### Exercise directions
Each line from the one that has "6n + 3)·2²ⁿ·11²ⁿ]." through the end of the entries below must be written out exactly; leave out all other lines.

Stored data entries
*****

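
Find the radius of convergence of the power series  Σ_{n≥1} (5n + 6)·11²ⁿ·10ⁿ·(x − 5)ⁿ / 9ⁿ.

By the ratio test, |a_{n+1}/a_n| = [(5(n+1) + 6)/(5n + 6)] · 121·10/9 → 1210/9.
Thus R = 1/(1210/9) = 9/1210.

R = 9/1210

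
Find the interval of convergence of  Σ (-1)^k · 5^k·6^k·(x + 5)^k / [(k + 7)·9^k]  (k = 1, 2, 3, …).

Apply the ratio test: |a_{k+1}| / |a_k| = [(k + 7)/((k+1) + 7)] · 5·6/9, which tends to 10/3 as k → ∞.
Hence the series converges for |x + 5| < 1/(10/3) = 3/10, so the radius of convergence is 3/10.
Endpoint x = -47/10: the terms alternate in sign and decrease monotonically to 0 in absolute value (size ~ c/k), so the alternating series test gives convergence.
At x = -53/10: comparison with the harmonic series Σ 1/k shows the series diverges.

(-53/10, -47/10]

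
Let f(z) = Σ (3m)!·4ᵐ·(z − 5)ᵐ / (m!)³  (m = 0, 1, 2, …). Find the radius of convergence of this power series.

Apply the ratio test: |a_{m+1}| / |a_m| = (3m+1)·(3m+2)·(3m+3)/(m+1)³ · 4, which tends to 108 as m → ∞.
Hence the series converges for |z − 5| < 1/(108) = 1/108, so the radius of convergence is 1/108.

R = 1/108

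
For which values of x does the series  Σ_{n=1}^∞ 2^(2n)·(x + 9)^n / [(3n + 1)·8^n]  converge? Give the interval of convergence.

Apply the ratio test: |a_{n+1}| / |a_n| = [(3n + 1)/(3(n+1) + 1)] · 4/8, which tends to 1/2 as n → ∞.
Thus R = 1/(1/2) = 2.
Check x = -7: the terms are asymptotic to a nonzero constant times 1/n, so the series diverges by limit comparison with Σ 1/n.
When x = -11, convergence follows from the alternating series test (terms decrease monotonically to 0).

[-11, -7)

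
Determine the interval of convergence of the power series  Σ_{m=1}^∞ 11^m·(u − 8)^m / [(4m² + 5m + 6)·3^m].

Apply the ratio test: |a_{m+1}| / |a_m| = [(4m² + 5m + 6)/(4(m+1)² + 5(m+1) + 6)] · 11/3, which tends to 11/3 as m → ∞.
Hence the series converges for |u − 8| < 1/(11/3) = 3/11, so the radius of convergence is 3/11.
Check u = 91/11: the series is dominated by a constant times Σ 1/m², which converges (p = 2 > 1).
Endpoint u = 85/11: the terms are on the order of 1/m², so the series converges absolutely by comparison with the p-series (p = 2 > 1).

[85/11, 91/11]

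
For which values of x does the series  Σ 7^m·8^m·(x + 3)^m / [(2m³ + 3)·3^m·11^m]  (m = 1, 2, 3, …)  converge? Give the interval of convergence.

Ratio test: |a_{m+1}/a_m| = [(2m³ + 3)/(2(m+1)³ + 3)] · 7·8/(3·11) → 56/33 as m → ∞.
Thus R = 1/(56/33) = 33/56.
Check x = -135/56: the series is dominated by a constant times Σ 1/m³, which converges (p = 3 > 1).
At x = -201/56: the terms are on the order of 1/m³, so the series converges absolutely by comparison with the p-series (p = 3 > 1).

[-201/56, -135/56]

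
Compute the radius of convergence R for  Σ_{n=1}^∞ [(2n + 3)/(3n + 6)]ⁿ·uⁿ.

R = 3/2

Root test: |a_n|^(1/n) = (2n + 3)/(3n + 6) → 2/3.
Hence the series converges for |u| < 1/(2/3) = 3/2, so the radius of convergence is 3/2.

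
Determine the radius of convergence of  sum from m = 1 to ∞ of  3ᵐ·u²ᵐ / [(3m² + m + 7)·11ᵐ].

R = √33/3

Apply the ratio test: |a_{m+1}| / |a_m| = [(3m² + m + 7)/(3(m+1)² + (m+1) + 7)] · 3/11, which tends to 3/11 as m → ∞.
Writing y = u², the series in y has radius 11/3, so |u| < √(11/3) and R = √33/3.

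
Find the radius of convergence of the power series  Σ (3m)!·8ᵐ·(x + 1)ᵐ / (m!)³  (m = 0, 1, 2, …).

By the ratio test, |a_{m+1}/a_m| = (3m+1)·(3m+2)·(3m+3)/(m+1)³ · 8 → 216.
Thus R = 1/(216) = 1/216.

R = 1/216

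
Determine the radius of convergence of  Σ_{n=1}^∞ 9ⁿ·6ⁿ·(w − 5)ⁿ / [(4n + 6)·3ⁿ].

Apply the ratio test: |a_{n+1}| / |a_n| = [(4n + 6)/(4(n+1) + 6)] · 9·6/3, which tends to 18 as n → ∞.
Convergence for |w − 5| · 18 < 1, i.e. |w − 5| < 1/18. So R = 1/18.

R = 1/18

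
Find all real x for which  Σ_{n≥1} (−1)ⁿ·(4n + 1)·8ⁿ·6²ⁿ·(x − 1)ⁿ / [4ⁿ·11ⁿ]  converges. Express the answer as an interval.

(61/72, 83/72)

Apply the ratio test: |a_{n+1}| / |a_n| = [(4(n+1) + 1)/(4n + 1)] · 8·36/(4·11), which tends to 72/11 as n → ∞.
Hence the series converges for |x − 1| < 1/(72/11) = 11/72, so the radius of convergence is 11/72.
Endpoint x = 83/72: the n-th term does not approach 0; divergence by the term test.
When x = 61/72, the n-th term does not approach 0; divergence by the term test.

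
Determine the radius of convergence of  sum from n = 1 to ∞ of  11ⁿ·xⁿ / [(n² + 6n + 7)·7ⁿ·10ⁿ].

Apply the ratio test: |a_{n+1}| / |a_n| = [(n² + 6n + 7)/((n+1)² + 6(n+1) + 7)] · 11/(7·10), which tends to 11/70 as n → ∞.
Thus R = 1/(11/70) = 70/11.

R = 70/11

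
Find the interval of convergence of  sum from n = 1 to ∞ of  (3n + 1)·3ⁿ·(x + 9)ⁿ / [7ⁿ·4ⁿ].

Apply the ratio test: |a_{n+1}| / |a_n| = [(3(n+1) + 1)/(3n + 1)] · 3/(7·4), which tends to 3/28 as n → ∞.
Convergence for |x + 9| · 3/28 < 1, i.e. |x + 9| < 28/3. So R = 28/3.
At x = 1/3: the n-th term does not approach 0; divergence by the term test.
Endpoint x = -55/3: the terms have absolute value of order n, which does not tend to 0, so the series diverges by the divergence test.

(-55/3, 1/3)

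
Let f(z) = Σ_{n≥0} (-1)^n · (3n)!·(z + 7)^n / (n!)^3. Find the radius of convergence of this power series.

R = 1/27

Apply the ratio test: |a_{n+1}| / |a_n| = (3n+1)·(3n+2)·(3n+3)/(n+1)³, which tends to 27 as n → ∞.
Convergence for |z + 7| · 27 < 1, i.e. |z + 7| < 1/27. So R = 1/27.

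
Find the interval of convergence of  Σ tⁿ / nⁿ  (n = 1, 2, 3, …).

(−∞, ∞)

Applying the root test, |a_n|^(1/n) = 1/n → 0.
The limit is 0 for every t, so R = ∞.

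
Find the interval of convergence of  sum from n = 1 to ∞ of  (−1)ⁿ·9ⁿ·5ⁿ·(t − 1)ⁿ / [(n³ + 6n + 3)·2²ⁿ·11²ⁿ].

[-439/45, 529/45]

The ratio of consecutive coefficients is [(n³ + 6n + 3)/((n+1)³ + 6(n+1) + 3)] · 9·5/(4·121) → 45/484.
Thus R = 1/(45/484) = 484/45.
When t = 529/45, the terms are on the order of 1/n³, so the series converges absolutely by comparison with the p-series (p = 3 > 1).
Check t = -439/45: the series is dominated by a constant times Σ 1/n³, which converges (p = 3 > 1).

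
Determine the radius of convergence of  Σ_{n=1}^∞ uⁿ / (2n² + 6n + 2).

The ratio of consecutive coefficients is (2n² + 6n + 2)/(2(n+1)² + 6(n+1) + 2) → 1.
Convergence for |u| < 1, so R = 1.

R = 1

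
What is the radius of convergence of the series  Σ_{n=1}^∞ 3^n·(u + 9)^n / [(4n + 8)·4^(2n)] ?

R = 16/3

Ratio test: |a_{n+1}/a_n| = [(4n + 8)/(4(n+1) + 8)] · 3/16 → 3/16 as n → ∞.
Hence the series converges for |u + 9| < 1/(3/16) = 16/3, so the radius of convergence is 16/3.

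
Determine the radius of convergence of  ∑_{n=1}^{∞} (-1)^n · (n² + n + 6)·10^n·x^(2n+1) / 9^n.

By the ratio test, |a_{n+1}/a_n| = [((n+1)² + (n+1) + 6)/(n² + n + 6)] · 10/9 → 10/9.
Since the exponent of x increases by 2 each term, convergence requires |x|² < 9/10, hence R = 3√10/10.

R = 3√10/10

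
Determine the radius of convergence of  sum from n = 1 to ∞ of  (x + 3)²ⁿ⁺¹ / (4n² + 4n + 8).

By the ratio test, |a_{n+1}/a_n| = (4n² + 4n + 8)/(4(n+1)² + 4(n+1) + 8) → 1.
Writing y = (x + 3)², the series in y has radius 1, so |x + 3| < √(1) = 1 and R = 1.

R = 1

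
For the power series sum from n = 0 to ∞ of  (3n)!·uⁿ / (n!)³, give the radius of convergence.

By the ratio test, |a_{n+1}/a_n| = (3n+1)·(3n+2)·(3n+3)/(n+1)³ → 27.
Hence the series converges for |u| < 1/(27) = 1/27, so the radius of convergence is 1/27.

R = 1/27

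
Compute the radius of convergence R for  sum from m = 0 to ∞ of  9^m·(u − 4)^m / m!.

R = ∞

Ratio test: |a_{m+1}/a_m| = 9 · 1/(m+1) → 0 as m → ∞.
The ratio tends to 0 regardless of u, hence R = ∞.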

*****

### Written response
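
Find the interval of convergence of  sum from n = 1 to ∞ of  (−1)ⁿ·9ⁿ·5ⁿ·(t − 1)ⁿ / [(n³ + 6n + 3)·2²ⁿ·11²ⁿ].

[-439/45, 529/45]

The ratio of consecutive coefficients is [(n³ + 6n + 3)/((n+1)³ + 6(n+1) + 3)] · 9·5/(4·121) → 45/484.
Thus R = 1/(45/484) = 484/45.
When t = 529/45, the terms are on the order of 1/n³, so the series converges absolutely by comparison with the p-series (p = 3 > 1).
Check t = -439/45: the series is dominated by a constant times Σ 1/n³, which converges (p = 3 > 1).

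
Determine the radius of convergence of  Σ_{n=1}^∞ uⁿ / (2n² + 6n + 2).

The ratio of consecutive coefficients is (2n² + 6n + 2)/(2(n+1)² + 6(n+1) + 2) → 1.
Convergence for |u| < 1, so R = 1.

R = 1

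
What is the radius of convergence of the series  Σ_{n=1}^∞ 3^n·(u + 9)^n / [(4n + 8)·4^(2n)] ?

R = 16/3

Ratio test: |a_{n+1}/a_n| = [(4n + 8)/(4(n+1) + 8)] · 3/16 → 3/16 as n → ∞.
Hence the series converges for |u + 9| < 1/(3/16) = 16/3, so the radius of convergence is 16/3.

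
Determine the radius of convergence of  ∑_{n=1}^{∞} (-1)^n · (n² + n + 6)·10^n·x^(2n+1) / 9^n.

By the ratio test, |a_{n+1}/a_n| = [((n+1)² + (n+1) + 6)/(n² + n + 6)] · 10/9 → 10/9.
Since the exponent of x increases by 2 each term, convergence requires |x|² < 9/10, hence R = 3√10/10.

R = 3√10/10

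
Determine the radius of convergence of  sum from n = 1 to ∞ of  (x + 3)²ⁿ⁺¹ / (4n² + 4n + 8).

By the ratio test, |a_{n+1}/a_n| = (4n² + 4n + 8)/(4(n+1)² + 4(n+1) + 8) → 1.
Writing y = (x + 3)², the series in y has radius 1, so |x + 3| < √(1) = 1 and R = 1.

R = 1

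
For the power series sum from n = 0 to ∞ of  (3n)!·uⁿ / (n!)³, give the radius of convergence.

By the ratio test, |a_{n+1}/a_n| = (3n+1)·(3n+2)·(3n+3)/(n+1)³ → 27.
Hence the series converges for |u| < 1/(27) = 1/27, so the radius of convergence is 1/27.

R = 1/27

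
Compute the radius of convergence R for  sum from m = 0 to ∞ of  9^m·(u − 4)^m / m!.

R = ∞

Ratio test: |a_{m+1}/a_m| = 9 · 1/(m+1) → 0 as m → ∞.
The ratio tends to 0 regardless of u, hence R = ∞.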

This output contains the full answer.